Recorded data:
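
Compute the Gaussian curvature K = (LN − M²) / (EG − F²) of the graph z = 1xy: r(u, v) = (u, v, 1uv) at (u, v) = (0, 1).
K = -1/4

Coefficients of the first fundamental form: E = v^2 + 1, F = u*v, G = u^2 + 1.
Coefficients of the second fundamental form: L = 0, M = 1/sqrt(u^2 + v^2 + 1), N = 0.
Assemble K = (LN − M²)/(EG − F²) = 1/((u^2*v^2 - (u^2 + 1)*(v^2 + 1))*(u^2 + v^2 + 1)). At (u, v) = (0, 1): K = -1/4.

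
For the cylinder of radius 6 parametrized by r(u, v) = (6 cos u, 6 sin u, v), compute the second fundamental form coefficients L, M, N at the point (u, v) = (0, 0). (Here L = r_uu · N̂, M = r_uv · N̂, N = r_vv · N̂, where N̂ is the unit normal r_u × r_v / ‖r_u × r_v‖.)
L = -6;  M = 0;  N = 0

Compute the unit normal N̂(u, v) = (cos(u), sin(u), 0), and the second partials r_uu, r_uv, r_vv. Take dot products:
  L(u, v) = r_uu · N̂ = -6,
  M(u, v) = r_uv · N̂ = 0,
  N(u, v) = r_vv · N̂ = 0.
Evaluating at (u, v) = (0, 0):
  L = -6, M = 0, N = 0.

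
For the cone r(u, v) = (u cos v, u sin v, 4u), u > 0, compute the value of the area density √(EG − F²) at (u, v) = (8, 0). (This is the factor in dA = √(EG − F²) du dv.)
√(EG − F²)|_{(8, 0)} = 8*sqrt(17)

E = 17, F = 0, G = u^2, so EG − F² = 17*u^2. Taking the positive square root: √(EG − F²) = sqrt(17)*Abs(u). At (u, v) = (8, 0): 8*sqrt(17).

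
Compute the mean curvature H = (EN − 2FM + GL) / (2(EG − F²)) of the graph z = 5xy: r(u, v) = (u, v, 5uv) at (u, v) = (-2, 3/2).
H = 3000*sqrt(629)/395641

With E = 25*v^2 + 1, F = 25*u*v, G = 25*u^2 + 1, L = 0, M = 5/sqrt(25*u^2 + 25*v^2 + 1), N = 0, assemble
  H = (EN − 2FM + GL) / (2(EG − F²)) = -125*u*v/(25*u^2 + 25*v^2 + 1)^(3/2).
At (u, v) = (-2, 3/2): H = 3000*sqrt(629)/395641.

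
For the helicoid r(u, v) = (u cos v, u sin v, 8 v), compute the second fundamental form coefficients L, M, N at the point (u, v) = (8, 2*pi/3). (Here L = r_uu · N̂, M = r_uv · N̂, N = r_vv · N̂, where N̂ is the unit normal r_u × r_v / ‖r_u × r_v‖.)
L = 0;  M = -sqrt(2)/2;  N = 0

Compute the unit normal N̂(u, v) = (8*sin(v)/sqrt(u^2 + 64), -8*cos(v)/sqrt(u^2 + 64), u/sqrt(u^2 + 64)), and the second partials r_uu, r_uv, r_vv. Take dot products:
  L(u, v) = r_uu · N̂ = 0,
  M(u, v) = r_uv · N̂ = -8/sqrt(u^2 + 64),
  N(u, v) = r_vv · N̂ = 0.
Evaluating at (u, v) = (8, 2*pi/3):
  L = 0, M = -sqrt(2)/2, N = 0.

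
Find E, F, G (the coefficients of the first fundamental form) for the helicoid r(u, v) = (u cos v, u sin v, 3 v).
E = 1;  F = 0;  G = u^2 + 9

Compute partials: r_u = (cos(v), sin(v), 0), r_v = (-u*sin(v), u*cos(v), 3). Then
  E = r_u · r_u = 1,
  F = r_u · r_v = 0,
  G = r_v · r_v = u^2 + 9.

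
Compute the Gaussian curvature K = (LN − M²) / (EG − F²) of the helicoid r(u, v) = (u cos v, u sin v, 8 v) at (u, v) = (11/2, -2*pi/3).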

▶ _Task objective_: All lines from the line containing "8 v), compute" through the last line of the data are to be repeated exactly; no other line belongs in the answer.

▶ _Answer for the task_:
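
For the helicoid r(u, v) = (u cos v, u sin v, 8 v), compute the second fundamental form coefficients L, M, N at the point (u, v) = (8, 2*pi/3). (Here L = r_uu · N̂, M = r_uv · N̂, N = r_vv · N̂, where N̂ is the unit normal r_u × r_v / ‖r_u × r_v‖.)
L = 0;  M = -sqrt(2)/2;  N = 0

Compute the unit normal N̂(u, v) = (8*sin(v)/sqrt(u^2 + 64), -8*cos(v)/sqrt(u^2 + 64), u/sqrt(u^2 + 64)), and the second partials r_uu, r_uv, r_vv. Take dot products:
  L(u, v) = r_uu · N̂ = 0,
  M(u, v) = r_uv · N̂ = -8/sqrt(u^2 + 64),
  N(u, v) = r_vv · N̂ = 0.
Evaluating at (u, v) = (8, 2*pi/3):
  L = 0, M = -sqrt(2)/2, N = 0.

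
Find E, F, G (the coefficients of the first fundamental form) for the helicoid r(u, v) = (u cos v, u sin v, 3 v).
E = 1;  F = 0;  G = u^2 + 9

Compute partials: r_u = (cos(v), sin(v), 0), r_v = (-u*sin(v), u*cos(v), 3). Then
  E = r_u · r_u = 1,
  F = r_u · r_v = 0,
  G = r_v · r_v = u^2 + 9.

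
Compute the Gaussian curvature K = (LN − M²) / (EG − F²) of the helicoid r(u, v) = (u cos v, u sin v, 8 v) at (u, v) = (11/2, -2*pi/3).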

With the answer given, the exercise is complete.